Task brief =
Gather each line containing the string "Suppose" from these entries.

Material for the task =
____________
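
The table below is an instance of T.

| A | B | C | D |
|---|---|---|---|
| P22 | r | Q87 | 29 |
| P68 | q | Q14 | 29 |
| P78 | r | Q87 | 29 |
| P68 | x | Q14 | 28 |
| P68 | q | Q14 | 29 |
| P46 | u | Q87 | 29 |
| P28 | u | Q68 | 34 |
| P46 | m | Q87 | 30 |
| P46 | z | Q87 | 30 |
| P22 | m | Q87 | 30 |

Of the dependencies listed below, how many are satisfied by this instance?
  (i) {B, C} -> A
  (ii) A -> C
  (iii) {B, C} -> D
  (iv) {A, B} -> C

(i) {B, C} -> A: (B=r, C=Q87): 2 rows → A takes values {P22, P78} — violation; (B=m, C=Q87): 2 rows → A takes values {P46, P22} — violation — fails.
(ii) A -> C: every LHS value maps to a single RHS value — holds.
(iii) {B, C} -> D: every LHS value maps to a single RHS value — holds.
(iv) {A, B} -> C: every LHS value maps to a single RHS value — holds.
3 of the 4 dependencies hold.

3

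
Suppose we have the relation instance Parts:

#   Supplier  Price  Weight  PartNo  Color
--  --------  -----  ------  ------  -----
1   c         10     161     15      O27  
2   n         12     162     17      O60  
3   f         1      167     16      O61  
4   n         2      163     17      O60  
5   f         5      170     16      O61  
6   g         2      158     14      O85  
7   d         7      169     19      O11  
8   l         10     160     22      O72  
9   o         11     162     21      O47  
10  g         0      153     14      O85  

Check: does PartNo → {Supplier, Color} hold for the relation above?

Yes

PartNo=15: row 1 → {Supplier,Color} = (c, O27) ✓
PartNo=17: rows 2, 4 → {Supplier,Color} = (n, O60), (n, O60) ✓
PartNo=16: rows 3, 5 → {Supplier,Color} = (f, O61), (f, O61) ✓
PartNo=14: rows 6, 10 → {Supplier,Color} = (g, O85), (g, O85) ✓
PartNo=19: row 7 → {Supplier,Color} = (d, O11) ✓
PartNo=22: row 8 → {Supplier,Color} = (l, O72) ✓
PartNo=21: row 9 → {Supplier,Color} = (o, O47) ✓
Every PartNo value is associated with a single {Supplier, Color} value, so PartNo → {Supplier, Color} holds.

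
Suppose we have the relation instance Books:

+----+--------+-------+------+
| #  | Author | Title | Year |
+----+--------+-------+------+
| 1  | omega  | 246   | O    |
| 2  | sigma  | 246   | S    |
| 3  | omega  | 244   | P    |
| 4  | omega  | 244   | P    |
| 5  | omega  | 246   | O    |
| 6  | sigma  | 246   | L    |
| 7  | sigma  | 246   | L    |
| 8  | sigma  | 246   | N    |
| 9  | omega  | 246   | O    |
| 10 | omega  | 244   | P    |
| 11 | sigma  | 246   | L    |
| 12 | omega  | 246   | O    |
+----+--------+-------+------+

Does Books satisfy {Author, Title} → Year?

No

(Author=omega, Title=246): rows 1, 5, 9, 12 → Year = O, O, O, O ✓
(Author=sigma, Title=246): rows 2, 6, 7, 8, 11 → Year takes values {S, L, N} — violation
(Author=omega, Title=244): rows 3, 4, 10 → Year = P, P, P ✓
Two rows agree on {Author, Title} but differ on Year, so {Author, Title} → Year does not hold.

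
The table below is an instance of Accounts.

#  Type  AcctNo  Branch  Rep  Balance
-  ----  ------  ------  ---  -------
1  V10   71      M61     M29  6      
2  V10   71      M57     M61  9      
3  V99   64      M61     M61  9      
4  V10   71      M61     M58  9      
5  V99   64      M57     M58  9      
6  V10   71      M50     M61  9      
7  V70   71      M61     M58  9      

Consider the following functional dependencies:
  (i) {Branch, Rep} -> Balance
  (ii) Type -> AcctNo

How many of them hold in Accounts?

(i) {Branch, Rep} -> Balance: every LHS value maps to a single RHS value — holds.
(ii) Type -> AcctNo: every LHS value maps to a single RHS value — holds.
2 of the 2 dependencies hold.

2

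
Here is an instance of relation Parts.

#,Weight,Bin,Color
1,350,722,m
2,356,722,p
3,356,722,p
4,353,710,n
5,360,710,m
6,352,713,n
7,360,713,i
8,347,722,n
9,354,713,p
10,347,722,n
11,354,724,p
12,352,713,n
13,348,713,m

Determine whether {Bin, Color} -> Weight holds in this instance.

Yes

(Bin=722, Color=m): row 1 → Weight = 350 ✓
(Bin=722, Color=p): rows 2, 3 → Weight = 356, 356 ✓
(Bin=710, Color=n): row 4 → Weight = 353 ✓
(Bin=710, Color=m): row 5 → Weight = 360 ✓
(Bin=713, Color=n): rows 6, 12 → Weight = 352, 352 ✓
(Bin=713, Color=i): row 7 → Weight = 360 ✓
(Bin=722, Color=n): rows 8, 10 → Weight = 347, 347 ✓
(Bin=713, Color=p): row 9 → Weight = 354 ✓
(Bin=724, Color=p): row 11 → Weight = 354 ✓
(Bin=713, Color=m): row 13 → Weight = 348 ✓
Every {Bin, Color} value is associated with a single Weight value, so {Bin, Color} -> Weight holds.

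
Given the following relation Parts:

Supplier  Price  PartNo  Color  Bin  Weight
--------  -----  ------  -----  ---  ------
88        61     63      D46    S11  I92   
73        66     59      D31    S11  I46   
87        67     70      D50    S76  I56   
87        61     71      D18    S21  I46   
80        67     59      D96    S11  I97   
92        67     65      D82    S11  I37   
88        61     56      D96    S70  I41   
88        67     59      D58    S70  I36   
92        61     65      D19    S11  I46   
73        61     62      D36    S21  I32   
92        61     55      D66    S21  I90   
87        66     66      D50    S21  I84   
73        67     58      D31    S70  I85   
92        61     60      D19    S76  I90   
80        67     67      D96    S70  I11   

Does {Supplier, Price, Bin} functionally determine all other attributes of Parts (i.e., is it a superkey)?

All 15 rows have distinct {Supplier, Price, Bin} values, so {Supplier, Price, Bin} → (all attributes) holds and {Supplier, Price, Bin} is a superkey.

Yes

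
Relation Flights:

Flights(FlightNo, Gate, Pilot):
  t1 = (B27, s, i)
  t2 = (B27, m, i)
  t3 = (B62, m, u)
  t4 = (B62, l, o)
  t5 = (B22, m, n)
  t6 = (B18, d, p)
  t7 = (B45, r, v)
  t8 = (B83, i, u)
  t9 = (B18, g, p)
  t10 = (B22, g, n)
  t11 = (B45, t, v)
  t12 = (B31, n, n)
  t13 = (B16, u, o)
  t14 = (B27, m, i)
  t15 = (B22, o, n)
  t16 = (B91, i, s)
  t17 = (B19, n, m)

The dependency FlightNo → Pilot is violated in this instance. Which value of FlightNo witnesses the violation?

B62

FlightNo=B27: rows 1, 2, 14 → Pilot = i, i, i ✓
FlightNo=B62: rows 3, 4 → Pilot takes values {u, o} — violation
FlightNo=B22: rows 5, 10, 15 → Pilot = n, n, n ✓
FlightNo=B18: rows 6, 9 → Pilot = p, p ✓
FlightNo=B45: rows 7, 11 → Pilot = v, v ✓
FlightNo=B83: row 8 → Pilot = u ✓
FlightNo=B31: row 12 → Pilot = n ✓
FlightNo=B16: row 13 → Pilot = o ✓
FlightNo=B91: row 16 → Pilot = s ✓
FlightNo=B19: row 17 → Pilot = m ✓
The only FlightNo value with inconsistent Pilot is FlightNo=B62.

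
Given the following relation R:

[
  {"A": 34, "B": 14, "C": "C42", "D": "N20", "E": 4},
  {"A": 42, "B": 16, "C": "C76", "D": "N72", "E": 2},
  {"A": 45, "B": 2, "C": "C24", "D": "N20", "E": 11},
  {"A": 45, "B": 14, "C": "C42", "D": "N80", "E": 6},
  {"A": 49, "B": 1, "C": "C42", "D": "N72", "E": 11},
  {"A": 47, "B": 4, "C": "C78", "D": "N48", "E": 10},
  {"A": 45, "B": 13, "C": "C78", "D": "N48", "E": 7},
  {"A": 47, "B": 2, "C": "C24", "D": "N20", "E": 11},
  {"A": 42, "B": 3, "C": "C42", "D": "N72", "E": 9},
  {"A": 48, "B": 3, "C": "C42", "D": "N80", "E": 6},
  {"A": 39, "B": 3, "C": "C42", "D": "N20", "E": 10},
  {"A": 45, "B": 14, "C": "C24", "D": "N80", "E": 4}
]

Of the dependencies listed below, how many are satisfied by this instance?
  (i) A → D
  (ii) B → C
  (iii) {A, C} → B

0

(i) A → D: A=45: 4 rows → D takes values {N20, N80, N48} — violation; A=47: 2 rows → D takes values {N48, N20} — violation — fails.
(ii) B → C: B=14: 3 rows → C takes values {C42, C24} — violation — fails.
(iii) {A, C} → B: (A=45, C=C24): 2 rows → B takes values {2, 14} — violation — fails.
None of the 3 dependencies hold.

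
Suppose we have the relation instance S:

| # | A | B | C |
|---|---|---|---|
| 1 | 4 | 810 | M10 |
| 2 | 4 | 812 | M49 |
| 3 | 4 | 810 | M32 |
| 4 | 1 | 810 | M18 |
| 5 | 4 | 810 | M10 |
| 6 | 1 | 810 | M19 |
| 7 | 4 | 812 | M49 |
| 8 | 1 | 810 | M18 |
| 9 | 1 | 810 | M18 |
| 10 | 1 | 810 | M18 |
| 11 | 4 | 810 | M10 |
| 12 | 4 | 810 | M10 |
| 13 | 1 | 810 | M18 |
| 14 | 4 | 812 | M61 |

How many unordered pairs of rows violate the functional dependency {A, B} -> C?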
____________
Answer box =
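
Suppose we have the relation instance Parts:
Suppose we have the relation instance Books:
Suppose we have the relation instance S: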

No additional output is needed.